### YOUR ASSIGNMENT
For this exercise, print all of the entries exactly as given.
==== GIVEN DATA
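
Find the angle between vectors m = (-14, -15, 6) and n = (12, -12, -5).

m·n = (-14)·12 + (-15)·(-12) + 6·(-5) = -168 + 180 - 30 = -18
|m| = √((-14)² + (-15)² + 6²) = √457 ≈ 21.38
|n| = √(12² + (-12)² + (-5)²) = √313 ≈ 17.69
cos θ = (m·n)/(|m||n|) = -18/(21.38·17.69) ≈ -0.04759
θ = arccos(-0.04759) ≈ 92.73°

92.73°


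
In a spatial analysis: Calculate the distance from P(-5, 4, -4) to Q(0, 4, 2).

d = √[(x₂-x₁)² + (y₂-y₁)² + (z₂-z₁)²]
  = √[5² + 0² + 6²]
  = √[25 + 0 + 36]
  = √61
  ≈ 7.81

7.81


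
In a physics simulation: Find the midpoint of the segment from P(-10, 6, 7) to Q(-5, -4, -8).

M = ((x₁+x₂)/2, (y₁+y₂)/2, (z₁+z₂)/2)
  = ((-10 - 5)/2, (6 - 4)/2, (7 - 8)/2)
  = (-15/2, 2/2, -1/2)
  = (-7.5, 1, -0.5)

(-7.5, 1, -0.5)


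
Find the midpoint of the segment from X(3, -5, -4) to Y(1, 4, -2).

M = ((x₁+x₂)/2, (y₁+y₂)/2, (z₁+z₂)/2)
  = ((3 + 1)/2, (-5 + 4)/2, (-4 - 2)/2)
  = (4/2, -1/2, -6/2)
  = (2, -0.5, -3)

(2, -0.5, -3)


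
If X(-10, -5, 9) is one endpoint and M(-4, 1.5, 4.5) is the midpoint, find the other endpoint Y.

Y = 2M - X
  = (2·(-4) - (-10), 2·1.5 - (-5), 2·4.5 - 9)
  = (-8 + 10, 3 + 5, 9 - 9)
  = (2, 8, 0)

(2, 8, 0)


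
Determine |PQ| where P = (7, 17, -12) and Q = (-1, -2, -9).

d = √[(x₂-x₁)² + (y₂-y₁)² + (z₂-z₁)²]
  = √[(-8)² + (-19)² + 3²]
  = √[64 + 361 + 9]
  = √434
  ≈ 20.83

20.83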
========
### TASK RESULT
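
Find the angle between vectors m = (-14, -15, 6) and n = (12, -12, -5).

m·n = (-14)·12 + (-15)·(-12) + 6·(-5) = -168 + 180 - 30 = -18
|m| = √((-14)² + (-15)² + 6²) = √457 ≈ 21.38
|n| = √(12² + (-12)² + (-5)²) = √313 ≈ 17.69
cos θ = (m·n)/(|m||n|) = -18/(21.38·17.69) ≈ -0.04759
θ = arccos(-0.04759) ≈ 92.73°

92.73°


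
In a spatial analysis: Calculate the distance from P(-5, 4, -4) to Q(0, 4, 2).

d = √[(x₂-x₁)² + (y₂-y₁)² + (z₂-z₁)²]
  = √[5² + 0² + 6²]
  = √[25 + 0 + 36]
  = √61
  ≈ 7.81

7.81


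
In a physics simulation: Find the midpoint of the segment from P(-10, 6, 7) to Q(-5, -4, -8).

M = ((x₁+x₂)/2, (y₁+y₂)/2, (z₁+z₂)/2)
  = ((-10 - 5)/2, (6 - 4)/2, (7 - 8)/2)
  = (-15/2, 2/2, -1/2)
  = (-7.5, 1, -0.5)

(-7.5, 1, -0.5)


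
Find the midpoint of the segment from X(3, -5, -4) to Y(1, 4, -2).

M = ((x₁+x₂)/2, (y₁+y₂)/2, (z₁+z₂)/2)
  = ((3 + 1)/2, (-5 + 4)/2, (-4 - 2)/2)
  = (4/2, -1/2, -6/2)
  = (2, -0.5, -3)

(2, -0.5, -3)


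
If X(-10, -5, 9) is one endpoint and M(-4, 1.5, 4.5) is the midpoint, find the other endpoint Y.

Y = 2M - X
  = (2·(-4) - (-10), 2·1.5 - (-5), 2·4.5 - 9)
  = (-8 + 10, 3 + 5, 9 - 9)
  = (2, 8, 0)

(2, 8, 0)


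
Determine |PQ| where P = (7, 17, -12) and Q = (-1, -2, -9).

d = √[(x₂-x₁)² + (y₂-y₁)² + (z₂-z₁)²]
  = √[(-8)² + (-19)² + 3²]
  = √[64 + 361 + 9]
  = √434
  ≈ 20.83

20.83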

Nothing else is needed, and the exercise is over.